■ TRY IT: Your answer must be every line of the data that holds the string "inventory".

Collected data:
↓
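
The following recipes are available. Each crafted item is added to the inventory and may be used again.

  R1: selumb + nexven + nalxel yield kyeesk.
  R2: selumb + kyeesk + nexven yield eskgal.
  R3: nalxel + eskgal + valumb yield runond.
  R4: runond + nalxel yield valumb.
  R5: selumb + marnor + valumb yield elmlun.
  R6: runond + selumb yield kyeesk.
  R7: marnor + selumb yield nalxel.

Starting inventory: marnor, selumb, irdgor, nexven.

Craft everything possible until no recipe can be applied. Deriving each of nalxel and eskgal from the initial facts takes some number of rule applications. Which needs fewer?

nalxel: marnor + selumb → nalxel (R7). [1 rule application]
eskgal: Using R7, marnor and selumb make nalxel. Using R1, selumb, nexven, and nalxel make kyeesk. Using R2, selumb, kyeesk, and nexven make eskgal. [3 rule applications]
nalxel needs fewer.

nalxel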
↑
■ ANSWER SECTION:
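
The following recipes are available. Each crafted item is added to the inventory and may be used again.
Starting inventory: marnor, selumb, irdgor, nexven.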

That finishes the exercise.